Below are some records; find each line that carries the word "Define" and copy it.

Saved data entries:
+-------+

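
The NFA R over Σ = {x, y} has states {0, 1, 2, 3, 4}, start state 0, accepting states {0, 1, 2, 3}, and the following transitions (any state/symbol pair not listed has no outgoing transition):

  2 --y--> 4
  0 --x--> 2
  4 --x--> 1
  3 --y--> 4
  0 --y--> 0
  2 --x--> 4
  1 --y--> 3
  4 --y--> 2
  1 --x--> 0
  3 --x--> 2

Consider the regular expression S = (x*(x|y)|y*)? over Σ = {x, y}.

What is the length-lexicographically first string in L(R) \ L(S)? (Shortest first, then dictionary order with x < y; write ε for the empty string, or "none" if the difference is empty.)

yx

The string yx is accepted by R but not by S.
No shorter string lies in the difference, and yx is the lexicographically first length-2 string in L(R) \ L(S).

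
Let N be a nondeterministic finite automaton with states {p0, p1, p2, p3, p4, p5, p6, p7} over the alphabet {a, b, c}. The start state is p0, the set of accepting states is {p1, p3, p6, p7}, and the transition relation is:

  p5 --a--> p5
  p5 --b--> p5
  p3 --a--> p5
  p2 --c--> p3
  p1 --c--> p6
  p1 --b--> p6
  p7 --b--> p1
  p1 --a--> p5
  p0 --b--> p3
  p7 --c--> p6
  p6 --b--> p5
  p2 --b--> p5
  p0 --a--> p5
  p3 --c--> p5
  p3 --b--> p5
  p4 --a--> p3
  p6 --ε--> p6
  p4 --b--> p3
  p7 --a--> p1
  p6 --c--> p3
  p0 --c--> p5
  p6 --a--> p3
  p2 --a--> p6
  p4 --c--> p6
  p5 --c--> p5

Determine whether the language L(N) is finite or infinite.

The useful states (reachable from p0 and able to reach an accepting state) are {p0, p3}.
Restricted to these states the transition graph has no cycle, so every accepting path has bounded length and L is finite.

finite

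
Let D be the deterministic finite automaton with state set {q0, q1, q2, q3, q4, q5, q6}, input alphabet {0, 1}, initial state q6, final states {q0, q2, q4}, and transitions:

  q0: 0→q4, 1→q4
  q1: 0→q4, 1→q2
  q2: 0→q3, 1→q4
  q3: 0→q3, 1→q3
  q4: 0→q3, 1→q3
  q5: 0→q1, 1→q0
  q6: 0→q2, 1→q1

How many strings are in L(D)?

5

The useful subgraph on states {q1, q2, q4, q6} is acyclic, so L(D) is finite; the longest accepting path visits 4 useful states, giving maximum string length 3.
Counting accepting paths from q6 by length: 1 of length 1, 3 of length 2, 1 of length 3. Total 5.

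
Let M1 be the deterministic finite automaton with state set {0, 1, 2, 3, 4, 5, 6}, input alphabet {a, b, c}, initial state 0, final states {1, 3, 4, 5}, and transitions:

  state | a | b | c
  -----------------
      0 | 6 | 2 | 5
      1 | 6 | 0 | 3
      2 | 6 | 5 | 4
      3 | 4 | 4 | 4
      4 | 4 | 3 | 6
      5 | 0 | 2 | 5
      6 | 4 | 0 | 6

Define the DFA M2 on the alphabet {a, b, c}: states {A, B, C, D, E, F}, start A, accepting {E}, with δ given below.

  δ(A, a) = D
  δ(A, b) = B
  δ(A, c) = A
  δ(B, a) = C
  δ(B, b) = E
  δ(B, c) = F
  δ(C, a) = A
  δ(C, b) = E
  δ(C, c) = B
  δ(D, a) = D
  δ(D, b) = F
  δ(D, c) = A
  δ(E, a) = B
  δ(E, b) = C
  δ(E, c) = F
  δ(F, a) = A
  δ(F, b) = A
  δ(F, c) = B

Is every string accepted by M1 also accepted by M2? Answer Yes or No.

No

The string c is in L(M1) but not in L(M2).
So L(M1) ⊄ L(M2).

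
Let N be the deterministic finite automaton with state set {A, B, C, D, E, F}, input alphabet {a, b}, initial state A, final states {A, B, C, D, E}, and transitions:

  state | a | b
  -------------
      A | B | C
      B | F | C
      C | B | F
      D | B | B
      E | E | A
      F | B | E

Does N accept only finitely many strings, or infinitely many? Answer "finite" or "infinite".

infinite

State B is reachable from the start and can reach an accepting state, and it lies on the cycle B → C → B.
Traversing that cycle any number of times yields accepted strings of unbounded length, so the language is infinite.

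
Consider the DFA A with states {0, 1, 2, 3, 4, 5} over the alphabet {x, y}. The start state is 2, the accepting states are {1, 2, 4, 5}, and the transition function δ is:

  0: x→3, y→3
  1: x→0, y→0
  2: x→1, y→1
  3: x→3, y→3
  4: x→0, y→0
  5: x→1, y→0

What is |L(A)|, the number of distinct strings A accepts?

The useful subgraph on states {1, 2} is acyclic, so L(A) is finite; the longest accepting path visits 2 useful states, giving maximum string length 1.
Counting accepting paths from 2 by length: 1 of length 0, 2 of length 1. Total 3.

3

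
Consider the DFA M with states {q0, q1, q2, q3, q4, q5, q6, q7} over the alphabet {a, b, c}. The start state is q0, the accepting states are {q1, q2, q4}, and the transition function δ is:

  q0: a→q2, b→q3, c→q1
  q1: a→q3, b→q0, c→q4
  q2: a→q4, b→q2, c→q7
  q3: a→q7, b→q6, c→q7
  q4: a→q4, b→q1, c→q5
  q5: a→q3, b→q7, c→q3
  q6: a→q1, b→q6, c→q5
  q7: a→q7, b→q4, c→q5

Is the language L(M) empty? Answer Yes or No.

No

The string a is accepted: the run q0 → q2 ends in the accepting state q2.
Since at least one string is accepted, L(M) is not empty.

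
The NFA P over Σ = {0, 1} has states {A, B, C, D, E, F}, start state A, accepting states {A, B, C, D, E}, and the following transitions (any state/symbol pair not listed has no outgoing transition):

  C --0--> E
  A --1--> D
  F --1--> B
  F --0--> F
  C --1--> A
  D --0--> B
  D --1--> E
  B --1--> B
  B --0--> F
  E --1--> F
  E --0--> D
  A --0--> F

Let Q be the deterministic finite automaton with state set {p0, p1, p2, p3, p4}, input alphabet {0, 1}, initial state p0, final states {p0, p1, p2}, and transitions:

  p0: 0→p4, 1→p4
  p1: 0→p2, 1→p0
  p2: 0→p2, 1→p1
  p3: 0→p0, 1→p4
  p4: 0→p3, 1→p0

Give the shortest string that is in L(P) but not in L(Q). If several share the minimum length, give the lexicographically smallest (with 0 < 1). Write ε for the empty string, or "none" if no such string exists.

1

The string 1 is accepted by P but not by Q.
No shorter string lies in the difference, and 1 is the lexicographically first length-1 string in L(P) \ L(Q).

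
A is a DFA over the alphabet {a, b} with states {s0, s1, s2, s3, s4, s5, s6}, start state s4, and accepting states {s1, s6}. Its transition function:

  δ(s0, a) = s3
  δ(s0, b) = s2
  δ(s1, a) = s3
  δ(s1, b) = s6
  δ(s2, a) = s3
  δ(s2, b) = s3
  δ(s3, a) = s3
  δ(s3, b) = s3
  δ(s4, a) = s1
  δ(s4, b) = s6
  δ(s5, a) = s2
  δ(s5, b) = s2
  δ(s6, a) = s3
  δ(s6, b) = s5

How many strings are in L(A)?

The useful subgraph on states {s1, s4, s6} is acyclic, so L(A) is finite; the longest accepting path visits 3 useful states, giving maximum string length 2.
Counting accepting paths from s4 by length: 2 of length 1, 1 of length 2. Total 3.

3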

+-------+

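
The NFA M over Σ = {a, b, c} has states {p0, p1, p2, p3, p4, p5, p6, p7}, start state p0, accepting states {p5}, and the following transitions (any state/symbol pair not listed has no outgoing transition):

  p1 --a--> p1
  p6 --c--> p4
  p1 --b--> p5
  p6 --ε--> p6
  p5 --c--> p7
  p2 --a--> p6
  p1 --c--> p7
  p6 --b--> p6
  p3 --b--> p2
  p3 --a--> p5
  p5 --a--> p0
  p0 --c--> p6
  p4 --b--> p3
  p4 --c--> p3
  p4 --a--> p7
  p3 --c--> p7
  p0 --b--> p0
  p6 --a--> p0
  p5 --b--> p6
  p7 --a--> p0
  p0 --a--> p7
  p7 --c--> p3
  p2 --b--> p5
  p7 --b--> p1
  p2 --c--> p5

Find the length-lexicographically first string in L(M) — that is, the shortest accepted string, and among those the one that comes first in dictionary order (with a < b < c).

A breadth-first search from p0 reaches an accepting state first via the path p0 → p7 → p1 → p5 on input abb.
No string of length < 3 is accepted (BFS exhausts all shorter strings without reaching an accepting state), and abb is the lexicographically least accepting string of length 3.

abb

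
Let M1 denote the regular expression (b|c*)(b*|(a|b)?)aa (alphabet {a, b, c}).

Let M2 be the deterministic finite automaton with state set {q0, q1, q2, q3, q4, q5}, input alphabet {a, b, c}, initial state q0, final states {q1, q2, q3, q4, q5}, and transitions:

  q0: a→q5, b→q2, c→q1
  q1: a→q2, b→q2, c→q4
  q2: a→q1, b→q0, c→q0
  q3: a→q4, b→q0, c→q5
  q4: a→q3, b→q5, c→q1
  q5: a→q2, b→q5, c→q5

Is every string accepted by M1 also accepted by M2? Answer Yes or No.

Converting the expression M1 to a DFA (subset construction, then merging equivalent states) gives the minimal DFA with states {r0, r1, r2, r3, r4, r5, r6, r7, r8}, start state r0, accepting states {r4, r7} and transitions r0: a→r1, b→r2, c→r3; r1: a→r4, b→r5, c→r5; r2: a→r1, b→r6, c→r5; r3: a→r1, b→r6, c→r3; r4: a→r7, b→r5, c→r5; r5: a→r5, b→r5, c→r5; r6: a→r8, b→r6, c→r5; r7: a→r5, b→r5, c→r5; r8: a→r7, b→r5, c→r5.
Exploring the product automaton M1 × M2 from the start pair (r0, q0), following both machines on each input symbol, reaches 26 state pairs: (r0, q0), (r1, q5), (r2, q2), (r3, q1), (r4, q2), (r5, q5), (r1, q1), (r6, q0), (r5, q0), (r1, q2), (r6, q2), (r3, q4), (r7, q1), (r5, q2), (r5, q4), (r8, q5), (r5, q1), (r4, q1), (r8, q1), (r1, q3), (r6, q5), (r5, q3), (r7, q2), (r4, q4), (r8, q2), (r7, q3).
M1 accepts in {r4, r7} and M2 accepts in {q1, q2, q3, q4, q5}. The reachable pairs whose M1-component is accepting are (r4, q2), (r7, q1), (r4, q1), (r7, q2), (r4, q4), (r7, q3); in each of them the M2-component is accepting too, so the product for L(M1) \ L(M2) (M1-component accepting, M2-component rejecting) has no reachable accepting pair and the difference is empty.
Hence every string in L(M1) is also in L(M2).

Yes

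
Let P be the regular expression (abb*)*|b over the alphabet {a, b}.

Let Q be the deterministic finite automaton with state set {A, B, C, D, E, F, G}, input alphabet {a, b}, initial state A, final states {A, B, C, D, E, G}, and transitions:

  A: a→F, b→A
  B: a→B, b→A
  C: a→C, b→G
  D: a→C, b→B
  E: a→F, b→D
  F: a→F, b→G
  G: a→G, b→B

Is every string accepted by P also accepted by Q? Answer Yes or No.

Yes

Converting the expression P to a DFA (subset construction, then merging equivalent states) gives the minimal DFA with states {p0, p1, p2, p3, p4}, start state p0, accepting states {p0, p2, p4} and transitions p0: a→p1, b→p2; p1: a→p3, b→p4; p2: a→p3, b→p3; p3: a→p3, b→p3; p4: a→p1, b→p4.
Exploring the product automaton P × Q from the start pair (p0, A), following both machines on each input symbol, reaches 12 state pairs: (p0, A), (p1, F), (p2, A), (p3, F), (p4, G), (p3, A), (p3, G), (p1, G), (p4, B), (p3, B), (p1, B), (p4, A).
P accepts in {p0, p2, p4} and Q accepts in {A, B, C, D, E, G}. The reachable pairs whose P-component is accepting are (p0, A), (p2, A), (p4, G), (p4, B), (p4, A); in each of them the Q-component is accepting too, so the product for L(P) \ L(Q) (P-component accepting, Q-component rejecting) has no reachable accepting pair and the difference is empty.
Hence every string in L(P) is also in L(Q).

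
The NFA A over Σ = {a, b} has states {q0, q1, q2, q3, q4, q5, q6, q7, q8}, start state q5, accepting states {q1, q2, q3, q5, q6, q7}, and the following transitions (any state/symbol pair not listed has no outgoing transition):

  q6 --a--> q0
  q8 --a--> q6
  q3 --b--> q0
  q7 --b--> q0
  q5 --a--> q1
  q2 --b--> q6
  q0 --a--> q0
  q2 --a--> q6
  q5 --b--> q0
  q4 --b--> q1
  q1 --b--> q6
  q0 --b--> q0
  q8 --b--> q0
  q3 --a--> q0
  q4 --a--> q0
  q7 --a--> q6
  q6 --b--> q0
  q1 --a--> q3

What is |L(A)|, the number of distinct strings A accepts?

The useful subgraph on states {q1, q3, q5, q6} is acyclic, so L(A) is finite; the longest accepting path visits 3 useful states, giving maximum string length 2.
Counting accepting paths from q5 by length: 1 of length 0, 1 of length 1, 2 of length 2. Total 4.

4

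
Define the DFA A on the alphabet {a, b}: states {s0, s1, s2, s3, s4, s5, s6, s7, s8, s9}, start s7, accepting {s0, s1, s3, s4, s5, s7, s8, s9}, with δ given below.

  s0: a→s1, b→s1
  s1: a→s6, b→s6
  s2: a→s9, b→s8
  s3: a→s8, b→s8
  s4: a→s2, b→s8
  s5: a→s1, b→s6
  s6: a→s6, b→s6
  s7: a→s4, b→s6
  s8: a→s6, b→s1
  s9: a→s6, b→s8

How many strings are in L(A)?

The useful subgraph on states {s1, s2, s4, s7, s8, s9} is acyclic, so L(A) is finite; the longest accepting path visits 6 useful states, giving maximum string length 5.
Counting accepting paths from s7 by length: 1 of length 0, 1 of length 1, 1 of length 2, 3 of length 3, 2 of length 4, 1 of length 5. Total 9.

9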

+-------+

Result:
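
Define the DFA M2 on the alphabet {a, b, c}: states {A, B, C, D, E, F}, start A, accepting {E}, with δ given below.
Define the DFA A on the alphabet {a, b}: states {s0, s1, s2, s3, s4, s5, s6, s7, s8, s9}, start s7, accepting {s0, s1, s3, s4, s5, s7, s8, s9}, with δ given below.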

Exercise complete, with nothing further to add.